What is required | The answer must be every record below, reproduced exactly.

Task data |
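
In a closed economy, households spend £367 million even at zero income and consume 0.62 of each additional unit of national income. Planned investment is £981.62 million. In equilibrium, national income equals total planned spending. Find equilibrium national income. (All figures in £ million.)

Y = 3549

Y = C + I = 367 + 0.62Y + 981.62
Y − 0.62Y = 1348.62
0.38Y = 1348.62, so Y = 1348.62/0.38 = 3549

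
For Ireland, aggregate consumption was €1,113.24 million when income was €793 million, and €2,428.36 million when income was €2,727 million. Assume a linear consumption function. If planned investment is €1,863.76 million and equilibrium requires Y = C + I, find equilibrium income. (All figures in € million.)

MPC = (2428.36 − 1113.24)/(2727 − 793) = 1315.12/1934 = 0.68
a = 1113.24 − 0.68(793) = 574
Equilibrium: Y = 574 + 0.68Y + 1863.76
0.32Y = 2437.76, so Y = 2437.76/0.32 = 7618

Y = 7618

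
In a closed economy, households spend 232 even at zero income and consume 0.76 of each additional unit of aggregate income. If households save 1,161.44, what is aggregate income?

S = Y − C = -232 + 0.24Y
-232 + 0.24Y = 1161.44, so 0.24Y = 1393.44 and Y = 5806

Y = 5806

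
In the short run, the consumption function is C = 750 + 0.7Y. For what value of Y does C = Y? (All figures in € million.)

At break-even, C = Y: 750 + 0.7Y = Y
0.3Y = 750, so Y = 750/0.3 = 2500

Y = 2500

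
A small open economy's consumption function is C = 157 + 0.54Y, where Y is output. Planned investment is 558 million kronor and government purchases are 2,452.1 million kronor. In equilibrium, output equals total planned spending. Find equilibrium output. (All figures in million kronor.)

Y = C + I + G = 157 + 0.54Y + 558 + 2452.1
Y − 0.54Y = 3167.1
0.46Y = 3167.1, so Y = 3167.1/0.46 = 6885

Y = 6885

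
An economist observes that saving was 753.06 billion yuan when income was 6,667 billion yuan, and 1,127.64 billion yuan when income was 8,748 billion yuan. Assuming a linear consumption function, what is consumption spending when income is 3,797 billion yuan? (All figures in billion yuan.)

MPS = ΔS/ΔY = (1127.64 − 753.06)/(8748 − 6667) = 374.58/2081 = 0.18
MPC = 1 − MPS = 0.82
Autonomous saving = 753.06 − 0.18(6667) = -447, so a = 447
C = 447 + 0.82(3797) = 447 + 3113.54 = 3560.54

C = 3560.54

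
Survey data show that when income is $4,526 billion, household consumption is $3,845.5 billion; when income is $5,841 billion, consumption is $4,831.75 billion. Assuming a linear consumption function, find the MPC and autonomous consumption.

MPC = ΔC/ΔY = (4831.75 − 3845.5)/(5841 − 4526) = 986.25/1315 = 0.75
a = C − MPC·Y = 3845.5 − 0.75(4526) = 3845.5 − 3394.5 = 451

MPC = 0.75; a = 451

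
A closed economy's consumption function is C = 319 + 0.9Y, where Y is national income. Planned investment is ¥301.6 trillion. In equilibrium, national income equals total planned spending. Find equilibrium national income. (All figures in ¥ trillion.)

Y = 6206

Y = C + I = 319 + 0.9Y + 301.6
Y − 0.9Y = 620.6
0.1Y = 620.6, so Y = 620.6/0.1 = 6206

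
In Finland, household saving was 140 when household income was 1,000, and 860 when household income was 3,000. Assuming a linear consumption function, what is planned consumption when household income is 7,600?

MPS = ΔS/ΔY = (860 − 140)/(3000 − 1000) = 720/2000 = 0.36
MPC = 1 − MPS = 0.64
Autonomous saving = 140 − 0.36(1000) = -220, so a = 220
C = 220 + 0.64(7600) = 220 + 4864 = 5084

C = 5084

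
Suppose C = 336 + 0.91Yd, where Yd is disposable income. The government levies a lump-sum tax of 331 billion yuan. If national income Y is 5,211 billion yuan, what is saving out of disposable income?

S = 103.2

Yd = Y − T = 5211 − 331 = 4880
C = 336 + 0.91(4880) = 336 + 4440.8 = 4776.8
S = Yd − C = 4880 − 4776.8 = 103.2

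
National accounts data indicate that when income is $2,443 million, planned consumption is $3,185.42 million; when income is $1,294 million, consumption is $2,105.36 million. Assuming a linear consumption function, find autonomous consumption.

MPC = ΔC/ΔY = (3185.42 − 2105.36)/(2443 − 1294) = 1080.06/1149 = 0.94
a = C − MPC·Y = 2105.36 − 0.94(1294) = 2105.36 − 1216.36 = 889

a = 889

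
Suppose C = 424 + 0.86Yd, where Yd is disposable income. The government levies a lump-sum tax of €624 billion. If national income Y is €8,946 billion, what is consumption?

Yd = Y − T = 8946 − 624 = 8322
C = 424 + 0.86(8322) = 424 + 7156.92 = 7580.92

C = 7580.92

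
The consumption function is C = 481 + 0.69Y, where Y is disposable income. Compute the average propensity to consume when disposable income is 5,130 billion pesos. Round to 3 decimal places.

C = 481 + 0.69(5130) = 4020.7
APC = C/Y = 4020.7/5130 = 0.784

APC = 0.784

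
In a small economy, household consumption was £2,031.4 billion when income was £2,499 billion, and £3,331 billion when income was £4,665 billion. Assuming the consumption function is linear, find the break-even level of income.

Y = 1330

MPC = (3331 − 2031.4)/(4665 − 2499) = 1299.6/2166 = 0.6
a = 2031.4 − 0.6(2499) = 2031.4 − 1499.4 = 532
Break-even: Y = a/(1−MPC) = 532/0.4 = 1330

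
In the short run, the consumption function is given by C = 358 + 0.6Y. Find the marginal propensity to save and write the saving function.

MPS = 0.4; S = -358 + 0.4Y

MPS = 1 − MPC = 1 − 0.6 = 0.4
S = Y − C = -358 + 0.4Y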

Response below |
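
In a closed economy, households spend £367 million even at zero income and consume 0.62 of each additional unit of national income. Planned investment is £981.62 million. In equilibrium, national income equals total planned spending. Find equilibrium national income. (All figures in £ million.)

Y = 3549

Y = C + I = 367 + 0.62Y + 981.62
Y − 0.62Y = 1348.62
0.38Y = 1348.62, so Y = 1348.62/0.38 = 3549

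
For Ireland, aggregate consumption was €1,113.24 million when income was €793 million, and €2,428.36 million when income was €2,727 million. Assume a linear consumption function. If planned investment is €1,863.76 million and equilibrium requires Y = C + I, find equilibrium income. (All figures in € million.)

MPC = (2428.36 − 1113.24)/(2727 − 793) = 1315.12/1934 = 0.68
a = 1113.24 − 0.68(793) = 574
Equilibrium: Y = 574 + 0.68Y + 1863.76
0.32Y = 2437.76, so Y = 2437.76/0.32 = 7618

Y = 7618

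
In a closed economy, households spend 232 even at zero income and consume 0.76 of each additional unit of aggregate income. If households save 1,161.44, what is aggregate income?

S = Y − C = -232 + 0.24Y
-232 + 0.24Y = 1161.44, so 0.24Y = 1393.44 and Y = 5806

Y = 5806

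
In the short run, the consumption function is C = 750 + 0.7Y. For what value of Y does C = Y? (All figures in € million.)

At break-even, C = Y: 750 + 0.7Y = Y
0.3Y = 750, so Y = 750/0.3 = 2500

Y = 2500

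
A small open economy's consumption function is C = 157 + 0.54Y, where Y is output. Planned investment is 558 million kronor and government purchases are 2,452.1 million kronor. In equilibrium, output equals total planned spending. Find equilibrium output. (All figures in million kronor.)

Y = C + I + G = 157 + 0.54Y + 558 + 2452.1
Y − 0.54Y = 3167.1
0.46Y = 3167.1, so Y = 3167.1/0.46 = 6885

Y = 6885

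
An economist observes that saving was 753.06 billion yuan when income was 6,667 billion yuan, and 1,127.64 billion yuan when income was 8,748 billion yuan. Assuming a linear consumption function, what is consumption spending when income is 3,797 billion yuan? (All figures in billion yuan.)

MPS = ΔS/ΔY = (1127.64 − 753.06)/(8748 − 6667) = 374.58/2081 = 0.18
MPC = 1 − MPS = 0.82
Autonomous saving = 753.06 − 0.18(6667) = -447, so a = 447
C = 447 + 0.82(3797) = 447 + 3113.54 = 3560.54

C = 3560.54

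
Survey data show that when income is $4,526 billion, household consumption is $3,845.5 billion; when income is $5,841 billion, consumption is $4,831.75 billion. Assuming a linear consumption function, find the MPC and autonomous consumption.

MPC = ΔC/ΔY = (4831.75 − 3845.5)/(5841 − 4526) = 986.25/1315 = 0.75
a = C − MPC·Y = 3845.5 − 0.75(4526) = 3845.5 − 3394.5 = 451

MPC = 0.75; a = 451

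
A closed economy's consumption function is C = 319 + 0.9Y, where Y is national income. Planned investment is ¥301.6 trillion. In equilibrium, national income equals total planned spending. Find equilibrium national income. (All figures in ¥ trillion.)

Y = 6206

Y = C + I = 319 + 0.9Y + 301.6
Y − 0.9Y = 620.6
0.1Y = 620.6, so Y = 620.6/0.1 = 6206

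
In Finland, household saving was 140 when household income was 1,000, and 860 when household income was 3,000. Assuming a linear consumption function, what is planned consumption when household income is 7,600?

MPS = ΔS/ΔY = (860 − 140)/(3000 − 1000) = 720/2000 = 0.36
MPC = 1 − MPS = 0.64
Autonomous saving = 140 − 0.36(1000) = -220, so a = 220
C = 220 + 0.64(7600) = 220 + 4864 = 5084

C = 5084

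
Suppose C = 336 + 0.91Yd, where Yd is disposable income. The government levies a lump-sum tax of 331 billion yuan. If national income Y is 5,211 billion yuan, what is saving out of disposable income?

S = 103.2

Yd = Y − T = 5211 − 331 = 4880
C = 336 + 0.91(4880) = 336 + 4440.8 = 4776.8
S = Yd − C = 4880 − 4776.8 = 103.2

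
National accounts data indicate that when income is $2,443 million, planned consumption is $3,185.42 million; when income is $1,294 million, consumption is $2,105.36 million. Assuming a linear consumption function, find autonomous consumption.

MPC = ΔC/ΔY = (3185.42 − 2105.36)/(2443 − 1294) = 1080.06/1149 = 0.94
a = C − MPC·Y = 2105.36 − 0.94(1294) = 2105.36 − 1216.36 = 889

a = 889

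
Suppose C = 424 + 0.86Yd, where Yd is disposable income. The government levies a lump-sum tax of €624 billion. If national income Y is €8,946 billion, what is consumption?

Yd = Y − T = 8946 − 624 = 8322
C = 424 + 0.86(8322) = 424 + 7156.92 = 7580.92

C = 7580.92

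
The consumption function is C = 481 + 0.69Y, where Y is disposable income. Compute the average propensity to consume when disposable income is 5,130 billion pesos. Round to 3 decimal places.

C = 481 + 0.69(5130) = 4020.7
APC = C/Y = 4020.7/5130 = 0.784

APC = 0.784

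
In a small economy, household consumption was £2,031.4 billion when income was £2,499 billion, and £3,331 billion when income was £4,665 billion. Assuming the consumption function is linear, find the break-even level of income.

Y = 1330

MPC = (3331 − 2031.4)/(4665 − 2499) = 1299.6/2166 = 0.6
a = 2031.4 − 0.6(2499) = 2031.4 − 1499.4 = 532
Break-even: Y = a/(1−MPC) = 532/0.4 = 1330

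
In the short run, the consumption function is given by C = 358 + 0.6Y. Find the marginal propensity to save and write the saving function.

MPS = 0.4; S = -358 + 0.4Y

MPS = 1 − MPC = 1 − 0.6 = 0.4
S = Y − C = -358 + 0.4Y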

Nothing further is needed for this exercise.